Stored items
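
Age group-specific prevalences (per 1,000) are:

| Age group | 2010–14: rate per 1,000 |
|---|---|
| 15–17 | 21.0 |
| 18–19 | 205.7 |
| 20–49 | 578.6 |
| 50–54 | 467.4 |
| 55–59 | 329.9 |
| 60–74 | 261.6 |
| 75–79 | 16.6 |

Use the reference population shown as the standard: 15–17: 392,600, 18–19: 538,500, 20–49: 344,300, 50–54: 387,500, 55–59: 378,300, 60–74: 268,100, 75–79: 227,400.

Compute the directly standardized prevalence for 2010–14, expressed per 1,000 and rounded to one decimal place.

275.2

Standard total = 2,536,700; weights = 0.1548, 0.2123, 0.1357, 0.1528, 0.1491, 0.1057, 0.0896.
Standardized rate: 0.1548×21.0 + 0.2123×205.7 + 0.1357×578.6 + 0.1528×467.4 + 0.1491×329.9 + 0.1057×261.6 + 0.0896×16.6 = 275.1821 per 1,000.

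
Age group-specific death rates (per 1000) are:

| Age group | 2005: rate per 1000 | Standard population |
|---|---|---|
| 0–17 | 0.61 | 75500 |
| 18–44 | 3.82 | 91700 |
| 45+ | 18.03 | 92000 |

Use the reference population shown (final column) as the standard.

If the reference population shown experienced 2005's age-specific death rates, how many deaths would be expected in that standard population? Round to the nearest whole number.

2055

Expected deaths = Σ (standard pop × age-specific rate ÷ 1000)
= 75500×0.61/1000 + 91700×3.82/1000 + 92000×18.03/1000
= 46.05 + 350.29 + 1658.76 = 2055.11.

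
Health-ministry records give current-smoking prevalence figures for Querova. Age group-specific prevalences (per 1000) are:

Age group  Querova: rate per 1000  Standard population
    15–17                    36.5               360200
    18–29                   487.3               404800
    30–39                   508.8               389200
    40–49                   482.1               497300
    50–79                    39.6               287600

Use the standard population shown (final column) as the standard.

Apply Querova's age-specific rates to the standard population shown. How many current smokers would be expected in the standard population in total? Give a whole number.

659569

Expected current smokers = Σ (standard pop × age-specific rate ÷ 1000)
= 360200×36.5/1000 + 404800×487.3/1000 + 389200×508.8/1000 + 497300×482.1/1000 + 287600×39.6/1000
= 13147.30 + 197259.04 + 198024.96 + 239748.33 + 11388.96 = 659568.59.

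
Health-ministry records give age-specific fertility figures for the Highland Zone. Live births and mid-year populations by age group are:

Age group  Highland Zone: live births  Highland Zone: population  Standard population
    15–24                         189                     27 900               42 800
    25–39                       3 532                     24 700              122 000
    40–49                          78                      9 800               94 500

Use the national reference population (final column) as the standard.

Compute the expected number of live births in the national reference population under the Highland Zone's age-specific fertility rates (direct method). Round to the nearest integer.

Age-specific rates per 1 000 for the Highland Zone: 6.774, 142.996, 7.959.
Expected live births = Σ (standard pop × age-specific rate ÷ 1 000)
= 42 800×6.774/1 000 + 122 000×142.996/1 000 + 94 500×7.959/1 000
= 289.94 + 17445.51 + 752.14 = 18487.58.

18488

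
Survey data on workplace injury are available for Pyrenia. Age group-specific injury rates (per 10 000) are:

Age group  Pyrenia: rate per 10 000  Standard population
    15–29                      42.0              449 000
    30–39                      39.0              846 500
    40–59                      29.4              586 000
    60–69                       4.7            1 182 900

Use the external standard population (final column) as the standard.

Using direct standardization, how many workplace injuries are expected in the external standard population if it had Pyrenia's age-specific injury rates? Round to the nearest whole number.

Expected workplace injuries = Σ (standard pop × age-specific rate ÷ 10 000)
= 449 000×42.0/10 000 + 846 500×39.0/10 000 + 586 000×29.4/10 000 + 1 182 900×4.7/10 000
= 1885.80 + 3301.35 + 1722.84 + 555.96 = 7465.95.

7466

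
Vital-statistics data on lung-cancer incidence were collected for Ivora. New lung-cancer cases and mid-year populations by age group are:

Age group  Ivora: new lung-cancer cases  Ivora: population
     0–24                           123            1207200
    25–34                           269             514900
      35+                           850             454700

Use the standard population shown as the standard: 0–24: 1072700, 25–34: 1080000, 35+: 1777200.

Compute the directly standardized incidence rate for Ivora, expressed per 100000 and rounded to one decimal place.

Age-specific rates per 100000 for Ivora: 10.19, 52.24, 186.94.
Standard total = 3929900; weights = 0.2730, 0.2748, 0.4522.
Standardized rate: 0.2730×10.19 + 0.2748×52.24 + 0.4522×186.94 = 101.6758 per 100000.

101.7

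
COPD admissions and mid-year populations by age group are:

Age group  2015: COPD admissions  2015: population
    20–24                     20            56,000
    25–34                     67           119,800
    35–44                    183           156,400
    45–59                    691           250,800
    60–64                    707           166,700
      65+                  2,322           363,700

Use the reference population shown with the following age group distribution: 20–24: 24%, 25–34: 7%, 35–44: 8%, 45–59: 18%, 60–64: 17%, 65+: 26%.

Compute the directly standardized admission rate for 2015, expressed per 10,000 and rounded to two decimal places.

Age-specific rates per 10,000 for 2015: 3.57, 5.59, 11.70, 27.55, 42.41, 63.84.
Standard weights: 0.24, 0.07, 0.08, 0.18, 0.17, 0.26.
Standardized rate: 0.2400×3.57 + 0.0700×5.59 + 0.0800×11.70 + 0.1800×27.55 + 0.1700×42.41 + 0.2600×63.84 = 30.9534 per 10,000.

30.95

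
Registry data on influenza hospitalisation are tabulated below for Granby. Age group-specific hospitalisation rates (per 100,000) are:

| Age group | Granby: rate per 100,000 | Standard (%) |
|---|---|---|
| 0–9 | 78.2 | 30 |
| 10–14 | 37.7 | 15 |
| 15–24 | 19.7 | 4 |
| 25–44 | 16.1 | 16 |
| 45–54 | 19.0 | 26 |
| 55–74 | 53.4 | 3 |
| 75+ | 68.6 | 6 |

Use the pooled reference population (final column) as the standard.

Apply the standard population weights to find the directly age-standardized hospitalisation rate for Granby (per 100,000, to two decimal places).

Standard weights: 0.30, 0.15, 0.04, 0.16, 0.26, 0.03, 0.06.
Standardized rate: 0.3000×78.2 + 0.1500×37.7 + 0.0400×19.7 + 0.1600×16.1 + 0.2600×19.0 + 0.0300×53.4 + 0.0600×68.6 = 43.1370 per 100,000.

43.14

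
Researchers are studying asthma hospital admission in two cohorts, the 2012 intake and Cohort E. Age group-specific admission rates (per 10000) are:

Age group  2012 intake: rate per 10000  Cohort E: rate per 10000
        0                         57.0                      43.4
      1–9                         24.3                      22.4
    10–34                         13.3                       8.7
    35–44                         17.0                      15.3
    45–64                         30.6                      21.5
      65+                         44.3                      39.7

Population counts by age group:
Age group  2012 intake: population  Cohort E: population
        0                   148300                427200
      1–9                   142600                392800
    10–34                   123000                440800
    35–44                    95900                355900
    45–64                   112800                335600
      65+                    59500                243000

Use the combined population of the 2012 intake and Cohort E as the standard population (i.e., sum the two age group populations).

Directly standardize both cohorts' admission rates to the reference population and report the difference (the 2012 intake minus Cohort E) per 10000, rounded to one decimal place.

6.1

Combined standard total = 2877400; weights = 0.2000, 0.1861, 0.1959, 0.1570, 0.1558, 0.1051.
The 2012 intake: 0.2000×57.0 + 0.1861×24.3 + 0.1959×13.3 + 0.1570×17.0 + 0.1558×30.6 + 0.1051×44.3 = 30.6230 per 10000.
Cohort E: 0.2000×43.4 + 0.1861×22.4 + 0.1959×8.7 + 0.1570×15.3 + 0.1558×21.5 + 0.1051×39.7 = 24.4794 per 10000.
Difference = 30.6230 − 24.4794 = 6.1436.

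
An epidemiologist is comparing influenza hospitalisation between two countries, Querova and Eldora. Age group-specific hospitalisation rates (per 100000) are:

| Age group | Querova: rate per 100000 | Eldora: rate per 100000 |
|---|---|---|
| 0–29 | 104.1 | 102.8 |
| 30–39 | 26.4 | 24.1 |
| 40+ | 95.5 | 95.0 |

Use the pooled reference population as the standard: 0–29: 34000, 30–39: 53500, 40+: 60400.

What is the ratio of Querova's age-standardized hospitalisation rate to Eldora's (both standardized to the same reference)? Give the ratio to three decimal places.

1.019

Standard total = 147900; weights = 0.2299, 0.3617, 0.4084.
Querova: 0.2299×104.1 + 0.3617×26.4 + 0.4084×95.5 = 72.4814 per 100000.
Eldora: 0.2299×102.8 + 0.3617×24.1 + 0.4084×95.0 = 71.1464 per 100000.
Ratio = 72.4814 ÷ 71.1464 = 1.01876.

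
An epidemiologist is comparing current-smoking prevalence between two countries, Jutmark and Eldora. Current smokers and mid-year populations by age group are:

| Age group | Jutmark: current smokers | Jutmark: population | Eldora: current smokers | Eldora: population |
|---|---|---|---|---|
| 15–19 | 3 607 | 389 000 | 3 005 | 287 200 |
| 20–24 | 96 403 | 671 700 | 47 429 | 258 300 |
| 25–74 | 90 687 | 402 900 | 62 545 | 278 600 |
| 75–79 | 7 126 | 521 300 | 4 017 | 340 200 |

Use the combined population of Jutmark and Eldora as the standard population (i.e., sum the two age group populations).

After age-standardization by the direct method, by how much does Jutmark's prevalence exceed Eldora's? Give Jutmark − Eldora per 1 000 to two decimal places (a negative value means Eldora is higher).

-11.46

Age-specific rates per 1 000 for Jutmark: 9.272, 143.521, 225.086, 13.670.
For Eldora: 10.463, 183.620, 224.497, 11.808.
Combined standard total = 3 149 200; weights = 0.2147, 0.2953, 0.2164, 0.2736.
Jutmark: 0.2147×9.272 + 0.2953×143.521 + 0.2164×225.086 + 0.2736×13.670 = 96.8236 per 1 000.
Eldora: 0.2147×10.463 + 0.2953×183.620 + 0.2164×224.497 + 0.2736×11.808 = 108.2843 per 1 000.
Difference = 96.8236 − 108.2843 = -11.4608.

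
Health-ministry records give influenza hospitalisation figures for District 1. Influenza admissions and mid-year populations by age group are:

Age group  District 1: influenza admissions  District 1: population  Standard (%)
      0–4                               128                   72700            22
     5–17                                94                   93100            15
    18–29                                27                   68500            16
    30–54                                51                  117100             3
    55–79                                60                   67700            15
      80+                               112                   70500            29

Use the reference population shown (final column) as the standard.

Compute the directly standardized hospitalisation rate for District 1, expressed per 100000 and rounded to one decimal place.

Age-specific rates per 100000 for District 1: 176.07, 100.97, 39.42, 43.55, 88.63, 158.87.
Standard weights: 0.22, 0.15, 0.16, 0.03, 0.15, 0.29.
Standardized rate: 0.2200×176.07 + 0.1500×100.97 + 0.1600×39.42 + 0.0300×43.55 + 0.1500×88.63 + 0.2900×158.87 = 120.8575 per 100000.

120.9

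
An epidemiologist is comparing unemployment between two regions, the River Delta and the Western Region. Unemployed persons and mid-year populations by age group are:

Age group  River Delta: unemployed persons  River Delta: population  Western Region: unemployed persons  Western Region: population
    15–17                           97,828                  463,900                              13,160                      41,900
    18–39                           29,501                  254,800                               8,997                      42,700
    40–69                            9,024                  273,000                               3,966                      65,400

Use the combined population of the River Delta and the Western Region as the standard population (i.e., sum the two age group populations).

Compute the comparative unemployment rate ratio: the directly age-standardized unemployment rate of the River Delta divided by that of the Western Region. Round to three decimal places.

Age-specific rates per 1,000 for the River Delta: 210.882, 115.781, 33.055.
For the Western Region: 314.081, 210.703, 60.642.
Combined standard total = 1,141,700; weights = 0.4430, 0.2606, 0.2964.
The River Delta: 0.4430×210.882 + 0.2606×115.781 + 0.2964×33.055 = 133.3928 per 1,000.
The Western Region: 0.4430×314.081 + 0.2606×210.703 + 0.2964×60.642 = 212.0238 per 1,000.
Ratio = 133.3928 ÷ 212.0238 = 0.62914.

0.629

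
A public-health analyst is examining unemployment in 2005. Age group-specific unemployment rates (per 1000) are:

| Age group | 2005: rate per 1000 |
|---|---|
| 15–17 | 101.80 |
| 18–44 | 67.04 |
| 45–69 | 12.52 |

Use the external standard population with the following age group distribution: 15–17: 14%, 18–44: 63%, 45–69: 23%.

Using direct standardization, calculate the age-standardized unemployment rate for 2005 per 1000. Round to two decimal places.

59.37

Standard weights: 0.14, 0.63, 0.23.
Standardized rate: 0.1400×101.80 + 0.6300×67.04 + 0.2300×12.52 = 59.3668 per 1000.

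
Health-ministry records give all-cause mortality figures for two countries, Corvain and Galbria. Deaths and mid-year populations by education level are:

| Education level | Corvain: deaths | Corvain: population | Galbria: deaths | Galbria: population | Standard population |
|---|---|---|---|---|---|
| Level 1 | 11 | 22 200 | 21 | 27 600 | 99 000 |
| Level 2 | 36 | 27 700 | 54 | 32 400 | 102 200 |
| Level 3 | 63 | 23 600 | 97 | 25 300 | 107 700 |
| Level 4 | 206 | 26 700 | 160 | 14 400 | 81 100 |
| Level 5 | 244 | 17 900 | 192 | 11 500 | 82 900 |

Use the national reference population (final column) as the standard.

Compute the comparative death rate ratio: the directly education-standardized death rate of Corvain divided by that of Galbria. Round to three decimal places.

Education-specific rates per 1 000 for Corvain: 0.495, 1.300, 2.669, 7.715, 13.631.
For Galbria: 0.761, 1.667, 3.834, 11.111, 16.696.
Standard total = 472 900; weights = 0.2093, 0.2161, 0.2277, 0.1715, 0.1753.
Corvain: 0.2093×0.495 + 0.2161×1.300 + 0.2277×2.669 + 0.1715×7.715 + 0.1753×13.631 = 4.7053 per 1 000.
Galbria: 0.2093×0.761 + 0.2161×1.667 + 0.2277×3.834 + 0.1715×11.111 + 0.1753×16.696 = 6.2249 per 1 000.
Ratio = 4.7053 ÷ 6.2249 = 0.75588.

0.756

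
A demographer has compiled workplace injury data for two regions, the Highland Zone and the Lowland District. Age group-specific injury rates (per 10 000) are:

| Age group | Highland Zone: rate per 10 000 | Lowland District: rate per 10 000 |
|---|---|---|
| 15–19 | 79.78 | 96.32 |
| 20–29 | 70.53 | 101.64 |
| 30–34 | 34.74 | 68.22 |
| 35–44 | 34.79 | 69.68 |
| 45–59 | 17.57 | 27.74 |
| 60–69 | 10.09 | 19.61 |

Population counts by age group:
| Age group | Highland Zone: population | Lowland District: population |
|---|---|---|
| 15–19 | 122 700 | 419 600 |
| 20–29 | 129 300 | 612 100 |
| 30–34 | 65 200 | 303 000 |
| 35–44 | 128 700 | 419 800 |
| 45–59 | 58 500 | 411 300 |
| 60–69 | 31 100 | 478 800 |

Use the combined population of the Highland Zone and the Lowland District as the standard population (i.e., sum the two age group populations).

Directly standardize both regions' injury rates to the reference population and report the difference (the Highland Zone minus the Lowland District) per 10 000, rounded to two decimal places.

-23.00

Combined standard total = 3 180 100; weights = 0.1705, 0.2331, 0.1158, 0.1725, 0.1477, 0.1603.
The Highland Zone: 0.1705×79.78 + 0.2331×70.53 + 0.1158×34.74 + 0.1725×34.79 + 0.1477×17.57 + 0.1603×10.09 = 44.2843 per 10 000.
The Lowland District: 0.1705×96.32 + 0.2331×101.64 + 0.1158×68.22 + 0.1725×69.68 + 0.1477×27.74 + 0.1603×19.61 = 67.2808 per 10 000.
Difference = 44.2843 − 67.2808 = -22.9965.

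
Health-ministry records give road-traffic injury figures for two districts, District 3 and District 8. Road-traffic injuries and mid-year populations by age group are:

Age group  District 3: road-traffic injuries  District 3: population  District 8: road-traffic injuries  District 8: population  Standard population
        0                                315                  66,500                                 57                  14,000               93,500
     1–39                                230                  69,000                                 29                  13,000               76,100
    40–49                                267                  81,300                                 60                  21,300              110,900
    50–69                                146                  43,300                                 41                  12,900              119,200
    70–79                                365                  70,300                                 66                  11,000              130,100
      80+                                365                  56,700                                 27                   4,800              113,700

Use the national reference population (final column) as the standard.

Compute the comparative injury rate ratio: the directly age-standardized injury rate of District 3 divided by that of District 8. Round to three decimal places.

Age-specific rates per 100,000 for District 3: 473.68, 333.33, 328.41, 337.18, 519.20, 643.74.
For District 8: 407.14, 223.08, 281.69, 317.83, 600.00, 562.50.
Standard total = 643,500; weights = 0.1453, 0.1183, 0.1723, 0.1852, 0.2022, 0.1767.
District 3: 0.1453×473.68 + 0.1183×333.33 + 0.1723×328.41 + 0.1852×337.18 + 0.2022×519.20 + 0.1767×643.74 = 446.0152 per 100,000.
District 8: 0.1453×407.14 + 0.1183×223.08 + 0.1723×281.69 + 0.1852×317.83 + 0.2022×600.00 + 0.1767×562.50 = 413.6519 per 100,000.
Ratio = 446.0152 ÷ 413.6519 = 1.07824.

1.078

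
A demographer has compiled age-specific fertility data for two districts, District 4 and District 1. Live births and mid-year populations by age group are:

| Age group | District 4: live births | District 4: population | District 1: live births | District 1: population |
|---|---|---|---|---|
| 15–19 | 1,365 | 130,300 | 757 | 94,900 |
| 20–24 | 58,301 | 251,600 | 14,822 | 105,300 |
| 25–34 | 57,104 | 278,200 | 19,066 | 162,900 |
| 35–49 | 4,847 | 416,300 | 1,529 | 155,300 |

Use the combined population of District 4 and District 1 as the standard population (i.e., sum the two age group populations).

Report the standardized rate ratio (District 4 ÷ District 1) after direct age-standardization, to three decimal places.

Age-specific rates per 1,000 for District 4: 10.476, 231.721, 205.262, 11.643.
For District 1: 7.977, 140.760, 117.041, 9.845.
Combined standard total = 1,594,800; weights = 0.1412, 0.2238, 0.2766, 0.3584.
District 4: 0.1412×10.476 + 0.2238×231.721 + 0.2766×205.262 + 0.3584×11.643 = 114.2819 per 1,000.
District 1: 0.1412×7.977 + 0.2238×140.760 + 0.2766×117.041 + 0.3584×9.845 = 68.5277 per 1,000.
Ratio = 114.2819 ÷ 68.5277 = 1.66767.

1.668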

WHAT TO DO = In the records above, find every line containing the word "lung" and show it.

SOLUTION BELOW =
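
Vital-statistics data on lung-cancer incidence were collected for Ivora. New lung-cancer cases and mid-year populations by age group are:
Age group  Ivora: new lung-cancer cases  Ivora: population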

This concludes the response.